BEGIN Given records

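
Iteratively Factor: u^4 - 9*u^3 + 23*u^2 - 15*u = (u)*(u^3 - 9*u^2 + 23*u - 15) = u*(u - 5)*(u^2 - 4*u + 3) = u*(u - 5)*(u - 3)*(u - 1)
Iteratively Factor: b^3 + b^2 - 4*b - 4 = (b + 2)*(b^2 - b - 2) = (b - 2)*(b + 2)*(b + 1)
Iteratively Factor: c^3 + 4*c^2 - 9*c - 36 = (c + 3)*(c^2 + c - 12) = (c - 3)*(c + 3)*(c + 4)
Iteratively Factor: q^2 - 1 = (q + 1)*(q - 1)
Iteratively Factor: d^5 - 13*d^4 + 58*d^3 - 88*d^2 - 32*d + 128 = (d - 4)*(d^4 - 9*d^3 + 22*d^2 - 32) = (d - 4)*(d + 1)*(d^3 - 10*d^2 + 32*d - 32) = (d - 4)*(d - 2)*(d + 1)*(d^2 - 8*d + 16) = (d - 4)^2*(d - 2)*(d + 1)*(d - 4)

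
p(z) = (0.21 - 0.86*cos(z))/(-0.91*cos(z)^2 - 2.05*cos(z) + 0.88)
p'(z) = (0.21 - 0.86*cos(z))*(-1.82*sin(z)*cos(z) - 2.05*sin(z))/(-0.91*cos(z)^2 - 2.05*cos(z) + 0.88)^2 + 0.86*sin(z)/(-0.91*cos(z)^2 - 2.05*cos(z) + 0.88)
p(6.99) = 0.37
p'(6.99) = 0.22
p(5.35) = 0.46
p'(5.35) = -0.69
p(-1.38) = 0.10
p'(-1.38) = -1.32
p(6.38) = 0.31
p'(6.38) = 0.02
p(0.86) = 0.42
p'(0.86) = 0.44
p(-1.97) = 0.35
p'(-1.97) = -0.23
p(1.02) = 0.54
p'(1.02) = 1.48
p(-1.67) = 0.27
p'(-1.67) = -0.32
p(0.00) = 0.31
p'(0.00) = 0.00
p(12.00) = 0.34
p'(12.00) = -0.13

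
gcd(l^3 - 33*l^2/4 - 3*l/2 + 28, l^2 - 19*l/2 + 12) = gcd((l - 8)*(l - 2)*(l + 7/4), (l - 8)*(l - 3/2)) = l - 8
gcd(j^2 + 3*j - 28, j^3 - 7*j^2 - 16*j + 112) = j - 4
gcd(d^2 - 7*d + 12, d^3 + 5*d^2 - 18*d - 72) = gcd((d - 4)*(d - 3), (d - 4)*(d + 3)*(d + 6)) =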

END Given records

* Description of the task
Transcribe each record exactly as it is written above.

* Result of the exercise
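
Iteratively Factor: u^4 - 9*u^3 + 23*u^2 - 15*u = (u)*(u^3 - 9*u^2 + 23*u - 15) = u*(u - 5)*(u^2 - 4*u + 3) = u*(u - 5)*(u - 3)*(u - 1)
Iteratively Factor: b^3 + b^2 - 4*b - 4 = (b + 2)*(b^2 - b - 2) = (b - 2)*(b + 2)*(b + 1)
Iteratively Factor: c^3 + 4*c^2 - 9*c - 36 = (c + 3)*(c^2 + c - 12) = (c - 3)*(c + 3)*(c + 4)
Iteratively Factor: q^2 - 1 = (q + 1)*(q - 1)
Iteratively Factor: d^5 - 13*d^4 + 58*d^3 - 88*d^2 - 32*d + 128 = (d - 4)*(d^4 - 9*d^3 + 22*d^2 - 32) = (d - 4)*(d + 1)*(d^3 - 10*d^2 + 32*d - 32) = (d - 4)*(d - 2)*(d + 1)*(d^2 - 8*d + 16) = (d - 4)^2*(d - 2)*(d + 1)*(d - 4)

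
p(z) = (0.21 - 0.86*cos(z))/(-0.91*cos(z)^2 - 2.05*cos(z) + 0.88)
p'(z) = (0.21 - 0.86*cos(z))*(-1.82*sin(z)*cos(z) - 2.05*sin(z))/(-0.91*cos(z)^2 - 2.05*cos(z) + 0.88)^2 + 0.86*sin(z)/(-0.91*cos(z)^2 - 2.05*cos(z) + 0.88)
p(6.99) = 0.37
p'(6.99) = 0.22
p(5.35) = 0.46
p'(5.35) = -0.69
p(-1.38) = 0.10
p'(-1.38) = -1.32
p(6.38) = 0.31
p'(6.38) = 0.02
p(0.86) = 0.42
p'(0.86) = 0.44
p(-1.97) = 0.35
p'(-1.97) = -0.23
p(1.02) = 0.54
p'(1.02) = 1.48
p(-1.67) = 0.27
p'(-1.67) = -0.32
p(0.00) = 0.31
p'(0.00) = 0.00
p(12.00) = 0.34
p'(12.00) = -0.13

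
gcd(l^3 - 33*l^2/4 - 3*l/2 + 28, l^2 - 19*l/2 + 12) = gcd((l - 8)*(l - 2)*(l + 7/4), (l - 8)*(l - 3/2)) = l - 8
gcd(j^2 + 3*j - 28, j^3 - 7*j^2 - 16*j + 112) = j - 4
gcd(d^2 - 7*d + 12, d^3 + 5*d^2 - 18*d - 72) = gcd((d - 4)*(d - 3), (d - 4)*(d + 3)*(d + 6)) =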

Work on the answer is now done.